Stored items

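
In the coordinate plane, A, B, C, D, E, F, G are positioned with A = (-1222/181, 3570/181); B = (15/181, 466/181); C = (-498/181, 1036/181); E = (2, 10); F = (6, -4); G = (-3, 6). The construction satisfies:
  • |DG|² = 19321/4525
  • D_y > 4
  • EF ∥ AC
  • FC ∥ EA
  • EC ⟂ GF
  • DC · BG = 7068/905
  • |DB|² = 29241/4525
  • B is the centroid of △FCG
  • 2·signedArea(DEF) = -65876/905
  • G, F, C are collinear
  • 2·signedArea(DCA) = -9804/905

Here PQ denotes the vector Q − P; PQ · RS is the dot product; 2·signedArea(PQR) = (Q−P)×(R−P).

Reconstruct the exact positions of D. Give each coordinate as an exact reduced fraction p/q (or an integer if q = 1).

1. D_x = -1464/905  [2·signedArea(DEF) = -65876/905 ∩ DC · BG = 7068/905]
2. D_y = 808/181  [2·signedArea(DEF) = -65876/905 ∩ DC · BG = 7068/905]
   → D = (-1464/905, 808/181)

D = (-1464/905, 808/181)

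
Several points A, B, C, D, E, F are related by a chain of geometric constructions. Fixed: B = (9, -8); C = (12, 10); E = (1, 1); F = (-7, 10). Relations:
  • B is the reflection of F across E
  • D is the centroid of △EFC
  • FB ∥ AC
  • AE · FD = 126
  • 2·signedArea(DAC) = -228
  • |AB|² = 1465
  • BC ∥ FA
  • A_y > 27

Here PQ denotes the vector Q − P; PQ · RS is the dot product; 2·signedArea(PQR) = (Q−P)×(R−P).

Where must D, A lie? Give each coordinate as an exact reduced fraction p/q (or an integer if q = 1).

A = (-4, 28)
D = (2, 7)

1. D_x = 2  [D is the centroid of △EFC]
2. D_y = 7  [D is the centroid of △EFC]
   → D = (2, 7)
3. A_x = -4  [FB ∥ AC ∩ BC ∥ FA]
4. A_y = 28  [FB ∥ AC ∩ BC ∥ FA]
   → A = (-4, 28)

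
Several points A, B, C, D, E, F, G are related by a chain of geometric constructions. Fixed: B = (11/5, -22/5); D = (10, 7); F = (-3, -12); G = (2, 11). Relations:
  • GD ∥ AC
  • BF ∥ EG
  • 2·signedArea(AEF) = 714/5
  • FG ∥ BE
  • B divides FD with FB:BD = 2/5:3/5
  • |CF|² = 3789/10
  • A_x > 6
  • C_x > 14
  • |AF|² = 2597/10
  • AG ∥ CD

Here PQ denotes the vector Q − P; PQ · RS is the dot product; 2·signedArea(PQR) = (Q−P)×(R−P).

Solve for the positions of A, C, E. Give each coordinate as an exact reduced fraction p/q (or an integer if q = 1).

A = (61/10, 13/10)
C = (141/10, -27/10)
E = (36/5, 93/5)

1. E_x = 36/5  [BF ∥ EG ∩ FG ∥ BE]
2. E_y = 93/5  [BF ∥ EG ∩ FG ∥ BE]
   → E = (36/5, 93/5)
3. A_x = 61/10  [line 153/5·x + -51/5·y + -867/5 = 0 ∩ |AF|² = 2597/10]
4. A_y = 13/10  [line 153/5·x + -51/5·y + -867/5 = 0 ∩ |AF|² = 2597/10]
   → A = (61/10, 13/10)
5. C_x = 141/10  [AG ∥ CD ∩ GD ∥ AC]
6. C_y = -27/10  [AG ∥ CD ∩ GD ∥ AC]
   → C = (141/10, -27/10)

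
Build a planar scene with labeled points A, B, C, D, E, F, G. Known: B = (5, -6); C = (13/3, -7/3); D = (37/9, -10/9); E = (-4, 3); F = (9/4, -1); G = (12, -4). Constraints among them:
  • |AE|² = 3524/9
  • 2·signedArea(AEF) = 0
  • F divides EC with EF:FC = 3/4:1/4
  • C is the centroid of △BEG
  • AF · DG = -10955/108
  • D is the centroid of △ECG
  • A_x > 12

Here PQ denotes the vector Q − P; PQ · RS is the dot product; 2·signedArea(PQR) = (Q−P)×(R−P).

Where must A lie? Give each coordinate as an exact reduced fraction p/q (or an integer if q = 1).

A = (38/3, -23/3)

1. A_x = 38/3  [2·signedArea(AEF) = 0 ∩ AF · DG = -10955/108]
2. A_y = -23/3  [2·signedArea(AEF) = 0 ∩ AF · DG = -10955/108]
   → A = (38/3, -23/3)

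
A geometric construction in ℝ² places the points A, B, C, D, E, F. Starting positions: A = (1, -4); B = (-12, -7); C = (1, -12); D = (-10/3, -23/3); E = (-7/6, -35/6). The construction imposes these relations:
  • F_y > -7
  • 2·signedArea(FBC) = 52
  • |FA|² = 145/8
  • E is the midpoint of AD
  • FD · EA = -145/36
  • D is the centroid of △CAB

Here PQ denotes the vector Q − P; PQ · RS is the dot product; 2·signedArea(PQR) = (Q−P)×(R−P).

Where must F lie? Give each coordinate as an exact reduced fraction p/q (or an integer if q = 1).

F = (-9/4, -27/4)

1. F_x = -9/4  [2·signedArea(FBC) = 52 ∩ FD · EA = -145/36]
2. F_y = -27/4  [2·signedArea(FBC) = 52 ∩ FD · EA = -145/36]
   → F = (-9/4, -27/4)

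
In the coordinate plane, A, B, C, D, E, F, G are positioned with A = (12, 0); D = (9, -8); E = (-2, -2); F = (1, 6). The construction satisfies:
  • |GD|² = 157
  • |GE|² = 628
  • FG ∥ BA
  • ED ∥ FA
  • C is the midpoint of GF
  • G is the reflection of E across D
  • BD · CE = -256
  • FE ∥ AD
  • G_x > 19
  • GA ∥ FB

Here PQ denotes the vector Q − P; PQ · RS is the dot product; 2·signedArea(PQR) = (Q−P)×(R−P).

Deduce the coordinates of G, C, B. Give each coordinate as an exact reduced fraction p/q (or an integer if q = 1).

1. G_x = 20  [G is the reflection of E across D]
2. G_y = -14  [G is the reflection of E across D]
   → G = (20, -14)
3. C_x = 21/2  [C is the midpoint of GF]
4. C_y = -4  [C is the midpoint of GF]
   → C = (21/2, -4)
5. B_x = -7  [FG ∥ BA ∩ GA ∥ FB]
6. B_y = 20  [FG ∥ BA ∩ GA ∥ FB]
   → B = (-7, 20)

B = (-7, 20)
C = (21/2, -4)
G = (20, -14)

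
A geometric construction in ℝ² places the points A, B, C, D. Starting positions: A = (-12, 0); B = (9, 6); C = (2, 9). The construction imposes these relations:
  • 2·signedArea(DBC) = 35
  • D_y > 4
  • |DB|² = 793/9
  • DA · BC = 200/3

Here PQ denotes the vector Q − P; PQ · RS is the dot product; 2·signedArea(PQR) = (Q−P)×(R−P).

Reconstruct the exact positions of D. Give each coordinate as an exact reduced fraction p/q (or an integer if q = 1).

D = (-1/3, 5)

1. D_x = -1/3  [2·signedArea(DBC) = 35 ∩ DA · BC = 200/3]
2. D_y = 5  [2·signedArea(DBC) = 35 ∩ DA · BC = 200/3]
   → D = (-1/3, 5)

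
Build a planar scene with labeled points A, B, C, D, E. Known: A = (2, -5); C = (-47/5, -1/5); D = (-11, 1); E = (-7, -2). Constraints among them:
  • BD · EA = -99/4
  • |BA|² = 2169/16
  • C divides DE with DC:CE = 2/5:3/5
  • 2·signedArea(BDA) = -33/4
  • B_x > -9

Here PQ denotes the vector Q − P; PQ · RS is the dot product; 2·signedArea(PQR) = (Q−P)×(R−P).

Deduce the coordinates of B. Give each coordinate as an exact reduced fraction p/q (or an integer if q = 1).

1. B_x = -44/5  [BD · EA = -99/4 ∩ 2·signedArea(BDA) = -33/4]
2. B_y = -13/20  [BD · EA = -99/4 ∩ 2·signedArea(BDA) = -33/4]
   → B = (-44/5, -13/20)

B = (-44/5, -13/20)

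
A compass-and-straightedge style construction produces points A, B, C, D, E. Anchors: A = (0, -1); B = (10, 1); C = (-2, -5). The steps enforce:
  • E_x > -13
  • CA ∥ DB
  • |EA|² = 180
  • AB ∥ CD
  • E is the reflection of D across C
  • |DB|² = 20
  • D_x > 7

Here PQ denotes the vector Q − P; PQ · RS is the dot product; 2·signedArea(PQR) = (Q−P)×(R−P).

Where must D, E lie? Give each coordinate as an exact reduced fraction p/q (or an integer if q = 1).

1. D_x = 8  [CA ∥ DB ∩ AB ∥ CD]
2. D_y = -3  [CA ∥ DB ∩ AB ∥ CD]
   → D = (8, -3)
3. E_x = -12  [E is the reflection of D across C]
4. E_y = -7  [E is the reflection of D across C]
   → E = (-12, -7)

D = (8, -3)
E = (-12, -7)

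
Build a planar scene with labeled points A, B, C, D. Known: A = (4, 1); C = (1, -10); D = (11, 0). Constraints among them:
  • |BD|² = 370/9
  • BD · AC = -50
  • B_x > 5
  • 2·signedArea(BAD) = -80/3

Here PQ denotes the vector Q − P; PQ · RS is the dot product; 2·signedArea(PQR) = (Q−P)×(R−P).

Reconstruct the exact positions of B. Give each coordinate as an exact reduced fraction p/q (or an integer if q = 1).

1. B_x = 16/3  [2·signedArea(BAD) = -80/3 ∩ BD · AC = -50]
2. B_y = -3  [2·signedArea(BAD) = -80/3 ∩ BD · AC = -50]
   → B = (16/3, -3)

B = (16/3, -3)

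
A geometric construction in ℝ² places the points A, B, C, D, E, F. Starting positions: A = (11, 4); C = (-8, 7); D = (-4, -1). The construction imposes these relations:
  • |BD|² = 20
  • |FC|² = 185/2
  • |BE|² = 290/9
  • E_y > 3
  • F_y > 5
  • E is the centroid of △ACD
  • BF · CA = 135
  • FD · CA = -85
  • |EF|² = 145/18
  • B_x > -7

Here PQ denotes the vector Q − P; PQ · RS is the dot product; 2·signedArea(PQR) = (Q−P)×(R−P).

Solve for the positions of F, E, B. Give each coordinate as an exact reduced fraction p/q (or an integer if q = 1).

1. F_x = 3/2  [line -19·x + 3·y + 12 = 0 ∩ |FC|² = 185/2]
2. F_y = 11/2  [line -19·x + 3·y + 12 = 0 ∩ |FC|² = 185/2]
   → F = (3/2, 11/2)
3. E_x = -1/3  [E is the centroid of △ACD]
4. E_y = 10/3  [E is the centroid of △ACD]
   → E = (-1/3, 10/3)
5. B_x = -6  [line -19·x + 3·y + -123 = 0 ∩ |BD|² = 20]
6. B_y = 3  [line -19·x + 3·y + -123 = 0 ∩ |BD|² = 20]
   → B = (-6, 3)

B = (-6, 3)
E = (-1/3, 10/3)
F = (3/2, 11/2)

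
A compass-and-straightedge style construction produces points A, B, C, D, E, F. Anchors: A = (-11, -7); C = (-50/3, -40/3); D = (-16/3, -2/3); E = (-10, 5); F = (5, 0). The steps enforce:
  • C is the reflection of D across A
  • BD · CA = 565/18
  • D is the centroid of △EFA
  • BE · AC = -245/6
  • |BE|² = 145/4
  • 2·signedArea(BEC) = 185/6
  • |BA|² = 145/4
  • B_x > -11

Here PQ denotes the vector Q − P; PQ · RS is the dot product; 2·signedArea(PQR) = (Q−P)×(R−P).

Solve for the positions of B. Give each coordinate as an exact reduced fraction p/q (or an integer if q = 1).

1. B_x = -21/2  [2·signedArea(BEC) = 185/6 ∩ BD · CA = 565/18]
2. B_y = -1  [2·signedArea(BEC) = 185/6 ∩ BD · CA = 565/18]
   → B = (-21/2, -1)

B = (-21/2, -1)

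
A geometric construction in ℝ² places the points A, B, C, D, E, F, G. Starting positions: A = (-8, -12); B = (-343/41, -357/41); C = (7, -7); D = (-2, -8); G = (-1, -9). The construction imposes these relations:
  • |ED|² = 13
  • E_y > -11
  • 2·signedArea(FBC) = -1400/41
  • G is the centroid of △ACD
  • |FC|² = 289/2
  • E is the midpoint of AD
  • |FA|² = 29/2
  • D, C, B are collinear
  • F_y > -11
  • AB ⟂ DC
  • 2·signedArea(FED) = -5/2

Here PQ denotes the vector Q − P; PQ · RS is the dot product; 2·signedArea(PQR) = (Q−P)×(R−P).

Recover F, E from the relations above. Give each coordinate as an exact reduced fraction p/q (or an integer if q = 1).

E = (-5, -10)
F = (-9/2, -21/2)

1. F_x = -9/2  [line -70/41·x + 630/41·y + 6300/41 = 0 ∩ |FA|² = 29/2]
2. F_y = -21/2  [line -70/41·x + 630/41·y + 6300/41 = 0 ∩ |FA|² = 29/2]
   → F = (-9/2, -21/2)
3. E_x = -5  [2·signedArea(FED) = -5/2 ∩ E is the midpoint of AD]
4. E_y = -10  [2·signedArea(FED) = -5/2 ∩ E is the midpoint of AD]
   → E = (-5, -10)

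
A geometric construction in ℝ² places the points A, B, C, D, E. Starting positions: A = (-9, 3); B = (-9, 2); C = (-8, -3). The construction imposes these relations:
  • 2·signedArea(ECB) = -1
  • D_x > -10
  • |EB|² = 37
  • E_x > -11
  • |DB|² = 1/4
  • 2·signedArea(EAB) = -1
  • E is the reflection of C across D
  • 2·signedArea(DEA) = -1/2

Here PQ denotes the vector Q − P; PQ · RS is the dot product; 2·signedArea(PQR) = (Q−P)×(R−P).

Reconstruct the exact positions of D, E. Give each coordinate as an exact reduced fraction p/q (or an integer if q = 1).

D = (-9, 5/2)
E = (-10, 8)

1. E_x = -10  [2·signedArea(EAB) = -1 ∩ 2·signedArea(ECB) = -1]
2. E_y = 8  [2·signedArea(EAB) = -1 ∩ 2·signedArea(ECB) = -1]
   → E = (-10, 8)
3. D_x = -9  [2·signedArea(DEA) = -1/2 ∩ E is the reflection of C across D]
4. D_y = 5/2  [2·signedArea(DEA) = -1/2 ∩ E is the reflection of C across D]
   → D = (-9, 5/2)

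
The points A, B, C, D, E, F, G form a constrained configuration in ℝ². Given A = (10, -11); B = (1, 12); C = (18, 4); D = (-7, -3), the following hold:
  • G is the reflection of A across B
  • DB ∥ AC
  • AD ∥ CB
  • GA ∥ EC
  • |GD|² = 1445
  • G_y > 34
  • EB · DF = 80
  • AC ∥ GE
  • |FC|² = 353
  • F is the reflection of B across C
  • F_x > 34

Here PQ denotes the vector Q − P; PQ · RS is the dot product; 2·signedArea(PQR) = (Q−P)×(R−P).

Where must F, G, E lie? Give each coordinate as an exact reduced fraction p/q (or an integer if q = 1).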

▶ Task prompt
Among the lines above, show every one that contains the string "style".

▶ Exercise solution
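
A compass-and-straightedge style construction produces points A, B, C, D, E. Anchors: A = (0, -1); B = (10, 1); C = (-2, -5). The steps enforce:
A compass-and-straightedge style construction produces points A, B, C, D, E, F. Anchors: A = (-11, -7); C = (-50/3, -40/3); D = (-16/3, -2/3); E = (-10, 5); F = (5, 0). The steps enforce: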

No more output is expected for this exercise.